[Saved data entries]
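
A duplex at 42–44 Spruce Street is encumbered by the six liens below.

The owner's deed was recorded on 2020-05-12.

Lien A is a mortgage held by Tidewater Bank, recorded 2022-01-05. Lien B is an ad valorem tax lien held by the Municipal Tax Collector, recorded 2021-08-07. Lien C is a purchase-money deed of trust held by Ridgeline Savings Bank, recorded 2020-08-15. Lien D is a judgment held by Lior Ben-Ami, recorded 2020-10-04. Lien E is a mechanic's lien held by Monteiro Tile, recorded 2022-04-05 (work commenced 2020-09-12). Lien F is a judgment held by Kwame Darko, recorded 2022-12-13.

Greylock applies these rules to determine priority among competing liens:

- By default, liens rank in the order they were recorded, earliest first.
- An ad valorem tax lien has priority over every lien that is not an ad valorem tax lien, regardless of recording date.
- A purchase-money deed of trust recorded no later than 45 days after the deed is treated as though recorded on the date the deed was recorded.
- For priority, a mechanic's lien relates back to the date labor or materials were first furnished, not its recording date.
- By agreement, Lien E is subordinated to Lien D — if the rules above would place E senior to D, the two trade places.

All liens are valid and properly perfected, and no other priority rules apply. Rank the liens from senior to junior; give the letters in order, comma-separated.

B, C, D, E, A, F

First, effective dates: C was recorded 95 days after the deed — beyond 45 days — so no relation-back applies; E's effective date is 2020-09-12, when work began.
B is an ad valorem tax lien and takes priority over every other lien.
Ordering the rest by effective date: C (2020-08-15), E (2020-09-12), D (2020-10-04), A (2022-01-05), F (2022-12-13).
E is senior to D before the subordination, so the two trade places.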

* * *

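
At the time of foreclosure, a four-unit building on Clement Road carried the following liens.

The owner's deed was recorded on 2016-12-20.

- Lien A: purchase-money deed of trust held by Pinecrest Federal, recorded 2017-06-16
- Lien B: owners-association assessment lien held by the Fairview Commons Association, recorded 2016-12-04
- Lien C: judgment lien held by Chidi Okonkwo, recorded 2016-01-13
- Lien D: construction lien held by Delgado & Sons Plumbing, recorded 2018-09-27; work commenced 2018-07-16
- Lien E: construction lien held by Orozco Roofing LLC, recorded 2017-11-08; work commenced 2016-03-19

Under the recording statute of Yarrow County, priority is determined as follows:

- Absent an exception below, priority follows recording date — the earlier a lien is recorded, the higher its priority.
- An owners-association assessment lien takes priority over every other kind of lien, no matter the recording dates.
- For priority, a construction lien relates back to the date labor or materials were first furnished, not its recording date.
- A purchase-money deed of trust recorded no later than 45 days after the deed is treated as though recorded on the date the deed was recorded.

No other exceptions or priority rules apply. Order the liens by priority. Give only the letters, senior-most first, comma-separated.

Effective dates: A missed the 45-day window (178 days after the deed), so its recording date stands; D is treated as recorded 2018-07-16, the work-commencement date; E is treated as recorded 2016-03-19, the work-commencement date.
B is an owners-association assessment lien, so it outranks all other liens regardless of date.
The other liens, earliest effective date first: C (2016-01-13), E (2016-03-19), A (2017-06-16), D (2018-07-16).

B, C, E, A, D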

● **TASK STATEMENT**: Using only the entries above, output the line with "The owner's deed was recorded on 2016-12-20.", the line with "- Lien C: judgment", and all lines between them, exactly as they stand.

● **TASK SOLUTION**:
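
The owner's deed was recorded on 2016-12-20.

- Lien A: purchase-money deed of trust held by Pinecrest Federal, recorded 2017-06-16
- Lien B: owners-association assessment lien held by the Fairview Commons Association, recorded 2016-12-04
- Lien C: judgment lien held by Chidi Okonkwo, recorded 2016-01-13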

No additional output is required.